EXERCISE MATERIALS:
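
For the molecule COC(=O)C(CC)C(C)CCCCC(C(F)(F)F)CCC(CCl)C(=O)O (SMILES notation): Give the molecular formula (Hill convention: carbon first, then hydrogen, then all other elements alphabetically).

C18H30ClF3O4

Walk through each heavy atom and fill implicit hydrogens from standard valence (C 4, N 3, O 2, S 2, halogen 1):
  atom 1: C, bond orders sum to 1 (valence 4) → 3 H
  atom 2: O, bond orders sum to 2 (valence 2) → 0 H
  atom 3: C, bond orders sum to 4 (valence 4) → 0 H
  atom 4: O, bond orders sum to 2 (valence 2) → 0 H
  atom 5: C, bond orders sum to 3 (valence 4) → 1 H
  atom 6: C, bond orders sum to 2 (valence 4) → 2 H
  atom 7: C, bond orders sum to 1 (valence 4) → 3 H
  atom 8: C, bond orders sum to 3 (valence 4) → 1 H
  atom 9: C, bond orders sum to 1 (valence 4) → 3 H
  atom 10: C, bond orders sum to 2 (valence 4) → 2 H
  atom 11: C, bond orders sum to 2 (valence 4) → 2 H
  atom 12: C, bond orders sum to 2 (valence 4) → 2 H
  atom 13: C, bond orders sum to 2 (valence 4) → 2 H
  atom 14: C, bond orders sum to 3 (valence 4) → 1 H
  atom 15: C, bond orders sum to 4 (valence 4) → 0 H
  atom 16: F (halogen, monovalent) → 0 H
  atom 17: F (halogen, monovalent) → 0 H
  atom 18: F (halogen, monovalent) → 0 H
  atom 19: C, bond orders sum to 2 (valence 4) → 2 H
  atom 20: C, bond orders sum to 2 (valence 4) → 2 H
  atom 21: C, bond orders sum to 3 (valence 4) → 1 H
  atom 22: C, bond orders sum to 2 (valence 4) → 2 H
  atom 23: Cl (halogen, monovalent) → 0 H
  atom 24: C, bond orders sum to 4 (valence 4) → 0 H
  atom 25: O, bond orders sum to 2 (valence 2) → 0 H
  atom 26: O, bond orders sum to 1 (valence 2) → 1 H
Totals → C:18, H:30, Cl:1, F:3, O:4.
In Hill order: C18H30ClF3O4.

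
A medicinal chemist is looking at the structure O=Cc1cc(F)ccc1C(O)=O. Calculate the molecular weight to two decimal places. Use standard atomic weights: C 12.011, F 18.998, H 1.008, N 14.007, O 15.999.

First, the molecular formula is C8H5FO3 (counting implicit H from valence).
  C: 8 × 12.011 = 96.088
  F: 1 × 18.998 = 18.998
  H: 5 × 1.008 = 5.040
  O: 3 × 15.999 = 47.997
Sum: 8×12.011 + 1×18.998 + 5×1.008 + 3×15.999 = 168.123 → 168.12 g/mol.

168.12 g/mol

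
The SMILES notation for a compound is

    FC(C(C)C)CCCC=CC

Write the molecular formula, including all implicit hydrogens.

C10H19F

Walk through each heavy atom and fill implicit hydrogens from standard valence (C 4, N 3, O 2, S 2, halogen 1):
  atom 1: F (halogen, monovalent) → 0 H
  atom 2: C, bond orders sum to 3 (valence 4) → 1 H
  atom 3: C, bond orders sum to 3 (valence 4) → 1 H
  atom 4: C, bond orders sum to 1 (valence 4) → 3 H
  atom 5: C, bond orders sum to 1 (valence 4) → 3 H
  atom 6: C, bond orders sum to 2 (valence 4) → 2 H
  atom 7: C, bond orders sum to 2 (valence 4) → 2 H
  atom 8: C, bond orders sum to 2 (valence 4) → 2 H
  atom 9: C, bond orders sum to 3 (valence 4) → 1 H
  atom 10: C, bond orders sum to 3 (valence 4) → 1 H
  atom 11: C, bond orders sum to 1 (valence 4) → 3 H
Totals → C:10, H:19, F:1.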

YOUR INSTRUCTIONS:
Everything from the line with "FC(C(C)C)CCCC=CC" to the end of the listing above is to be set down exactly, both ends included.

RESULT OF THIS EXERCISE:
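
    FC(C(C)C)CCCC=CC

Write the molecular formula, including all implicit hydrogens.

C10H19F

Walk through each heavy atom and fill implicit hydrogens from standard valence (C 4, N 3, O 2, S 2, halogen 1):
  atom 1: F (halogen, monovalent) → 0 H
  atom 2: C, bond orders sum to 3 (valence 4) → 1 H
  atom 3: C, bond orders sum to 3 (valence 4) → 1 H
  atom 4: C, bond orders sum to 1 (valence 4) → 3 H
  atom 5: C, bond orders sum to 1 (valence 4) → 3 H
  atom 6: C, bond orders sum to 2 (valence 4) → 2 H
  atom 7: C, bond orders sum to 2 (valence 4) → 2 H
  atom 8: C, bond orders sum to 2 (valence 4) → 2 H
  atom 9: C, bond orders sum to 3 (valence 4) → 1 H
  atom 10: C, bond orders sum to 3 (valence 4) → 1 H
  atom 11: C, bond orders sum to 1 (valence 4) → 3 H
Totals → C:10, H:19, F:1.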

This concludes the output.